╭─ Data provided

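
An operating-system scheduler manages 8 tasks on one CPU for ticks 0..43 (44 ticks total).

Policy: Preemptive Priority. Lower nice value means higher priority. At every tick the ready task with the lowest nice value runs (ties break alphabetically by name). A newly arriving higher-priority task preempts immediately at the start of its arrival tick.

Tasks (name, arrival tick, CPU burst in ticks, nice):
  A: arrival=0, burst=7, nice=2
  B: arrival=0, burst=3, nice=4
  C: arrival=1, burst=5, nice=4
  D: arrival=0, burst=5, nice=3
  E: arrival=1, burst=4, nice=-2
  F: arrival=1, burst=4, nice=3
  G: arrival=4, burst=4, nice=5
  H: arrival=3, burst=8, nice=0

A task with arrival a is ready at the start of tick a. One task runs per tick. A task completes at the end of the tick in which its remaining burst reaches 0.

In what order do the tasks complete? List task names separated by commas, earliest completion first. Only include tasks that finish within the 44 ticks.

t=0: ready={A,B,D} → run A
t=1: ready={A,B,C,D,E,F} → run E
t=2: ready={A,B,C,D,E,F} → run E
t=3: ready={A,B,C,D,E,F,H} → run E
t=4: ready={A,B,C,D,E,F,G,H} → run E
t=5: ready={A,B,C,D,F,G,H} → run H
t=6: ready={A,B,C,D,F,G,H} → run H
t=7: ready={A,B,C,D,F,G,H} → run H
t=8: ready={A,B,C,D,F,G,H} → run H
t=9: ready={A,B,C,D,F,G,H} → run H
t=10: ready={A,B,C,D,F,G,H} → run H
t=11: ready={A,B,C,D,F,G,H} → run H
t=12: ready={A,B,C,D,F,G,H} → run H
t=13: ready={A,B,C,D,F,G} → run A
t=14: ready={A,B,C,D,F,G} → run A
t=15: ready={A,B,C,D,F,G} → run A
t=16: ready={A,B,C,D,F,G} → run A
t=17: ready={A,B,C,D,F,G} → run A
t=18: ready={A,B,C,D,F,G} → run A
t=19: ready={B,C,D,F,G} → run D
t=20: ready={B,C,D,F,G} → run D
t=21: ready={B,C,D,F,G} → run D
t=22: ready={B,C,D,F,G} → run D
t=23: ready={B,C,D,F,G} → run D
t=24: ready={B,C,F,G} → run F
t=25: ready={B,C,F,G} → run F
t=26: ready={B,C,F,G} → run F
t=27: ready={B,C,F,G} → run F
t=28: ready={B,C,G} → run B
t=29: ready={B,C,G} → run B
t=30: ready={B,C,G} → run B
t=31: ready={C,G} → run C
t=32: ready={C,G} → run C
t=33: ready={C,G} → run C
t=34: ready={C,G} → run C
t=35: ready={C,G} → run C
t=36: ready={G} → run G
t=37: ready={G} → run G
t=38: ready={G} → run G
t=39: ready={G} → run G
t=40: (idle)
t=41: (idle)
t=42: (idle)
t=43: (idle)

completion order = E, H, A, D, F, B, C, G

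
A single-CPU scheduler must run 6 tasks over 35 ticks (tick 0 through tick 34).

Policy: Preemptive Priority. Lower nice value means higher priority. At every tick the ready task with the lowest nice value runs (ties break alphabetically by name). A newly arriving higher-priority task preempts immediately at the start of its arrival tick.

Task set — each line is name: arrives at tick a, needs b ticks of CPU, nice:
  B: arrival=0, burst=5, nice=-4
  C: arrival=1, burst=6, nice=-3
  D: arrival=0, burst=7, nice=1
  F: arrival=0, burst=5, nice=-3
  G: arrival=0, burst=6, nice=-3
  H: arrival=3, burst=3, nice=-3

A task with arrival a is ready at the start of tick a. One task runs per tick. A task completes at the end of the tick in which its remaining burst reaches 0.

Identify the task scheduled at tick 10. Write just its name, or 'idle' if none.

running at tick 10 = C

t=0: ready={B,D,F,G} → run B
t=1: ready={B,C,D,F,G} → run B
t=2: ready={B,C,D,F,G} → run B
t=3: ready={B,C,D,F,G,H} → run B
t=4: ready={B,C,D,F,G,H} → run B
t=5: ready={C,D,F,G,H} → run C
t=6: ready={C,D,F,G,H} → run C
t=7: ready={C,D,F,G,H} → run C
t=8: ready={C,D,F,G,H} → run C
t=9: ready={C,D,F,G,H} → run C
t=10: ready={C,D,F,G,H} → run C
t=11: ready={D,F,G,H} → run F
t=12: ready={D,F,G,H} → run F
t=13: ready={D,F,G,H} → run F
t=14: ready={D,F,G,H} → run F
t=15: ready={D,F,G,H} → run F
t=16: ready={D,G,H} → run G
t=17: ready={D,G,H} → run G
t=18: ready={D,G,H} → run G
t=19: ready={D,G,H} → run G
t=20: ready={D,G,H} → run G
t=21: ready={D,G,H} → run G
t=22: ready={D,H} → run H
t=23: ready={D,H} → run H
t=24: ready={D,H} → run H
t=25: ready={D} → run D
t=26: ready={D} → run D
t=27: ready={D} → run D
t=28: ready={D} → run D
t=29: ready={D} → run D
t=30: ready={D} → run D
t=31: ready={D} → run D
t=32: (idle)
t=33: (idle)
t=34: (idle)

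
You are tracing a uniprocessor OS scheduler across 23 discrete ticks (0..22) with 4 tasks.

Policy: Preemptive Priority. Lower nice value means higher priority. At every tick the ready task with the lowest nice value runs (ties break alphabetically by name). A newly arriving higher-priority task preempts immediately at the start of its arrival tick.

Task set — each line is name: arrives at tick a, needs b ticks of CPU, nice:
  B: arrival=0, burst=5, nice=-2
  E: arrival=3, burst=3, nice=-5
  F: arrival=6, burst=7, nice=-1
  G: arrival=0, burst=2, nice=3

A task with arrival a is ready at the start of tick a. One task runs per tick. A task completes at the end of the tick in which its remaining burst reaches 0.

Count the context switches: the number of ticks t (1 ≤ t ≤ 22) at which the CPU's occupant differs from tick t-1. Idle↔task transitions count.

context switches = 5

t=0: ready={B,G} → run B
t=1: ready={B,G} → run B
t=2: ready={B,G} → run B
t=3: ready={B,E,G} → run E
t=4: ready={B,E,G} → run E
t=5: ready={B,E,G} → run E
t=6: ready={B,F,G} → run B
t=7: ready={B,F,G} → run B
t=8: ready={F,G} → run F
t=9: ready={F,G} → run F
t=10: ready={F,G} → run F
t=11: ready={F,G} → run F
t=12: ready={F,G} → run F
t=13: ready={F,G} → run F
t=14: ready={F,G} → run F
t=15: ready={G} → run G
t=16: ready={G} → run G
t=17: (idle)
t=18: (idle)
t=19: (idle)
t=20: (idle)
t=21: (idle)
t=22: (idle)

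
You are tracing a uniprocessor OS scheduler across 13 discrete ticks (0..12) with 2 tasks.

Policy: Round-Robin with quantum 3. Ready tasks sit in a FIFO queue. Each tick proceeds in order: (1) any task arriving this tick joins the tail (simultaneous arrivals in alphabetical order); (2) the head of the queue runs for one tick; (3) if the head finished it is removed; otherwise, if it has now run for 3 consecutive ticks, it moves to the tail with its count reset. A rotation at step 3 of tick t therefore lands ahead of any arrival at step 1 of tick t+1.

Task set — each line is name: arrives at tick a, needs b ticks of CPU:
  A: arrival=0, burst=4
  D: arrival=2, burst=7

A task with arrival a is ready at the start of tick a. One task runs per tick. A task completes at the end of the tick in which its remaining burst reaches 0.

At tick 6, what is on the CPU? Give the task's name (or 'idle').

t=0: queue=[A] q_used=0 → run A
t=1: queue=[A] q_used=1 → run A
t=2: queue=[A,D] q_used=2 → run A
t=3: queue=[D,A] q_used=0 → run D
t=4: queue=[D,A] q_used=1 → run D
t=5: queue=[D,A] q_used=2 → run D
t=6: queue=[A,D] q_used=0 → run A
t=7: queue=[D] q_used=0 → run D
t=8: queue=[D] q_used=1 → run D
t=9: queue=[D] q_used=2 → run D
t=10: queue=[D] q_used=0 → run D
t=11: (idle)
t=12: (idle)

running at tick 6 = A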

╰─
╭─ Data provided

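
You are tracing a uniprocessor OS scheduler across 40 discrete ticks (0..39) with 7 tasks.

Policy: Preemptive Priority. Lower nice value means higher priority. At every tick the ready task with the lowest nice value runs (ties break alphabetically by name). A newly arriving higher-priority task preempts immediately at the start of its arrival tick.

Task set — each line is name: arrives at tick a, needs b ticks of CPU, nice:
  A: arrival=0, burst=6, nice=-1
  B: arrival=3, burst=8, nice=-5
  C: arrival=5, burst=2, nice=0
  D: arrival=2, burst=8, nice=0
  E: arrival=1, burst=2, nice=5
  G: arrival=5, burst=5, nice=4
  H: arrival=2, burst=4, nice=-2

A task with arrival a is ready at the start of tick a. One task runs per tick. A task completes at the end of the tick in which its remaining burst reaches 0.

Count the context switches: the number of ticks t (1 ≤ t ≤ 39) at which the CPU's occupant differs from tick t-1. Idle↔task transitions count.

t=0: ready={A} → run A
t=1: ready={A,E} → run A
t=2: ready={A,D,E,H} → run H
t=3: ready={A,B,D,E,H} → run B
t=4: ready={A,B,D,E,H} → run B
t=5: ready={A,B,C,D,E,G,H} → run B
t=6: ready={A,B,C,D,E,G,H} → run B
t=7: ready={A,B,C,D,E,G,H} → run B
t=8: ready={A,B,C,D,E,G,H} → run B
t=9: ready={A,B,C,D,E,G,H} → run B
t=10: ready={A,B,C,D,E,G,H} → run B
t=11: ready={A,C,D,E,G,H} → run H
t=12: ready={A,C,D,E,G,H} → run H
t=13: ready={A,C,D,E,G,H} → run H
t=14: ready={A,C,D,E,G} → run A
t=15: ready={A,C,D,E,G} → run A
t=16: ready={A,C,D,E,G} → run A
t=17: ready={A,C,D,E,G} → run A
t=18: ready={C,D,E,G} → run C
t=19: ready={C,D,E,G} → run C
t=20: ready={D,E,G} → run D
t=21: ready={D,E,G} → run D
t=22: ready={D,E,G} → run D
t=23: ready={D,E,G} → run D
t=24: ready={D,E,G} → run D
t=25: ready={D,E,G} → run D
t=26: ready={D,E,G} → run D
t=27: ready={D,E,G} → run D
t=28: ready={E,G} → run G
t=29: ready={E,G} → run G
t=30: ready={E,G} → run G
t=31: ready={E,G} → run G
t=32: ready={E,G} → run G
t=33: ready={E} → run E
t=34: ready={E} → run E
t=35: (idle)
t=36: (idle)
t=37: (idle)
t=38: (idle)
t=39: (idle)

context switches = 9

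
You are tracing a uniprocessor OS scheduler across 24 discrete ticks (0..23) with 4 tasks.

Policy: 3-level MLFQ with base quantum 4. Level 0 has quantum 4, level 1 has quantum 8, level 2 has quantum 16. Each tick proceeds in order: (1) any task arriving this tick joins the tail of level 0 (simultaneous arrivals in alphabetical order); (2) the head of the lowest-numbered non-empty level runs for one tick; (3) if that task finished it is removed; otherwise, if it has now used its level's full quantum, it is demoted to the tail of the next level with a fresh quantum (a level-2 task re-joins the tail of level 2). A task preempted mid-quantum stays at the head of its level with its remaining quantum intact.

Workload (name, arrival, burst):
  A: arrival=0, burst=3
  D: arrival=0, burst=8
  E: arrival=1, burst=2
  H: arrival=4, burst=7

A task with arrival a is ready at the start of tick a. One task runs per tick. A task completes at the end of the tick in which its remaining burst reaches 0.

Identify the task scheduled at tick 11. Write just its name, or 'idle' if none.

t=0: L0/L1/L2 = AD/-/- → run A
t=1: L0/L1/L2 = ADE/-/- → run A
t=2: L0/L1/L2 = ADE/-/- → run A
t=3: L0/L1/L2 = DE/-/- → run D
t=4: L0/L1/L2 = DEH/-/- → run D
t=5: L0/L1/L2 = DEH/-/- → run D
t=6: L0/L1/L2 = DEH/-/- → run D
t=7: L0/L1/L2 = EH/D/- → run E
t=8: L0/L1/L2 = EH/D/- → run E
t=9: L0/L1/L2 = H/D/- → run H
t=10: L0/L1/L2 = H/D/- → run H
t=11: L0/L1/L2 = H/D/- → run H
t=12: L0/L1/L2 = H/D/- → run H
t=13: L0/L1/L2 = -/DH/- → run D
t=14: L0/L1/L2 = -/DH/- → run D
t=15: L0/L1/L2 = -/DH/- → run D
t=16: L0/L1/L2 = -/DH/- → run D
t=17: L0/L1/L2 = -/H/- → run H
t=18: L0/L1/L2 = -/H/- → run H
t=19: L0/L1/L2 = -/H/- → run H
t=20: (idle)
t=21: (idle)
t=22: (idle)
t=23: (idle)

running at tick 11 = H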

╰─

• **Work required**: Please give an exact copy of the lines above, beginning with the line containing "B: arrival=3, burst=8, nice=-5" and running through the line containing "H: arrival=2, burst=4, nice=-2", and of no other lines.

• **Your response**:
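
  B: arrival=3, burst=8, nice=-5
  C: arrival=5, burst=2, nice=0
  D: arrival=2, burst=8, nice=0
  E: arrival=1, burst=2, nice=5
  G: arrival=5, burst=5, nice=4
  H: arrival=2, burst=4, nice=-2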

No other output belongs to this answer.